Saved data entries
-*-

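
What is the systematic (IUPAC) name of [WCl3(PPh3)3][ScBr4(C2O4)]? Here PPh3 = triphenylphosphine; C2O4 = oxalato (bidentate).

Both ions are complex: the cation is named first with the plain metal name, the anion second with the -ate form; each ion's ligands are alphabetised independently.
Scandium is always +3 in its complexes; the anion's ligand charges sum to -6, so the complex anion is 3−.
A 1:1 salt means the cation carries the equal and opposite charge, 3+.
Cation: ligand charges sum to -3; for the ion to be 3+, W = +6.

trichlorotris(triphenylphosphine)tungsten(VI) tetrabromooxalatoscandate(III)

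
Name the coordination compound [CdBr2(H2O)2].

There is no counter-ion, so the complex is neutral overall.
Ligand charges: 2×aqua (neutral), 2×bromo (-1 each); total -2. So Cd + (-2) = 0, giving Cd = +2.
Ligands are named alphabetically: aqua before bromo.

diaquadibromocadmium(II)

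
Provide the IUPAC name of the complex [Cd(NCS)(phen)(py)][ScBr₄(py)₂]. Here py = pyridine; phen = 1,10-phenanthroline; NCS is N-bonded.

Both ions are complex: the cation is named first with the plain metal name, the anion second with the -ate form; each ion's ligands are alphabetised independently.
Cadmium is always +2 in its complexes; the cation's ligand charges sum to -1, so the complex cation is 1+.
A 1:1 salt means the anion carries the equal and opposite charge, 1−.
Anion: ligand charges sum to -4; for the ion to be 1−, Sc = +3.

isothiocyanato(1,10-phenanthroline)(pyridine)cadmium(II) tetrabromobis(pyridine)scandate(III)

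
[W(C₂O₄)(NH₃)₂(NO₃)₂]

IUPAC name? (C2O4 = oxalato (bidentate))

diamminedinitratooxalatotungsten(IV)

There is no counter-ion, so the complex is neutral overall.
Ligand charges: 2×ammine (neutral), 1×oxalato (-2 each), 2×nitrato (-1 each); total -4. So W + (-4) = 0, giving W = +4.
Ligands are named alphabetically: ammine before nitrato before oxalato.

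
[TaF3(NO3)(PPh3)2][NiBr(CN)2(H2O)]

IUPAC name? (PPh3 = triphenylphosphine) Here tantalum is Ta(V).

trifluoronitratobis(triphenylphosphine)tantalum(V) aquabromodicyanonickelate(II)

Both ions are complex: the cation is named first with the plain metal name, the anion second with the -ate form; each ion's ligands are alphabetised independently.
Ta is given as +5; the cation's ligand charges sum to -4, so the complex cation is 1+.
A 1:1 salt means the anion carries the equal and opposite charge, 1−.
Anion: ligand charges sum to -3; for the ion to be 1−, Ni = +2.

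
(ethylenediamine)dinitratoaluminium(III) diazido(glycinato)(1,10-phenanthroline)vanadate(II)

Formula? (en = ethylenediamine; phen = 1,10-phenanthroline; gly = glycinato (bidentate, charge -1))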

-*-

EXERCISE INSTRUCTIONS: Each record above has to be repeated word for word.

RESPONSE:
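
What is the systematic (IUPAC) name of [WCl3(PPh3)3][ScBr4(C2O4)]? Here PPh3 = triphenylphosphine; C2O4 = oxalato (bidentate).

Both ions are complex: the cation is named first with the plain metal name, the anion second with the -ate form; each ion's ligands are alphabetised independently.
Scandium is always +3 in its complexes; the anion's ligand charges sum to -6, so the complex anion is 3−.
A 1:1 salt means the cation carries the equal and opposite charge, 3+.
Cation: ligand charges sum to -3; for the ion to be 3+, W = +6.

trichlorotris(triphenylphosphine)tungsten(VI) tetrabromooxalatoscandate(III)

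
Name the coordination compound [CdBr2(H2O)2].

There is no counter-ion, so the complex is neutral overall.
Ligand charges: 2×aqua (neutral), 2×bromo (-1 each); total -2. So Cd + (-2) = 0, giving Cd = +2.
Ligands are named alphabetically: aqua before bromo.

diaquadibromocadmium(II)

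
Provide the IUPAC name of the complex [Cd(NCS)(phen)(py)][ScBr₄(py)₂]. Here py = pyridine; phen = 1,10-phenanthroline; NCS is N-bonded.

Both ions are complex: the cation is named first with the plain metal name, the anion second with the -ate form; each ion's ligands are alphabetised independently.
Cadmium is always +2 in its complexes; the cation's ligand charges sum to -1, so the complex cation is 1+.
A 1:1 salt means the anion carries the equal and opposite charge, 1−.
Anion: ligand charges sum to -4; for the ion to be 1−, Sc = +3.

isothiocyanato(1,10-phenanthroline)(pyridine)cadmium(II) tetrabromobis(pyridine)scandate(III)

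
[W(C₂O₄)(NH₃)₂(NO₃)₂]

IUPAC name? (C2O4 = oxalato (bidentate))

diamminedinitratooxalatotungsten(IV)

There is no counter-ion, so the complex is neutral overall.
Ligand charges: 2×ammine (neutral), 1×oxalato (-2 each), 2×nitrato (-1 each); total -4. So W + (-4) = 0, giving W = +4.
Ligands are named alphabetically: ammine before nitrato before oxalato.

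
[TaF3(NO3)(PPh3)2][NiBr(CN)2(H2O)]

IUPAC name? (PPh3 = triphenylphosphine) Here tantalum is Ta(V).

trifluoronitratobis(triphenylphosphine)tantalum(V) aquabromodicyanonickelate(II)

Both ions are complex: the cation is named first with the plain metal name, the anion second with the -ate form; each ion's ligands are alphabetised independently.
Ta is given as +5; the cation's ligand charges sum to -4, so the complex cation is 1+.
A 1:1 salt means the anion carries the equal and opposite charge, 1−.
Anion: ligand charges sum to -3; for the ion to be 1−, Ni = +2.

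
(ethylenediamine)dinitratoaluminium(III) diazido(glycinato)(1,10-phenanthroline)vanadate(II)

Formula? (en = ethylenediamine; phen = 1,10-phenanthroline; gly = glycinato (bidentate, charge -1))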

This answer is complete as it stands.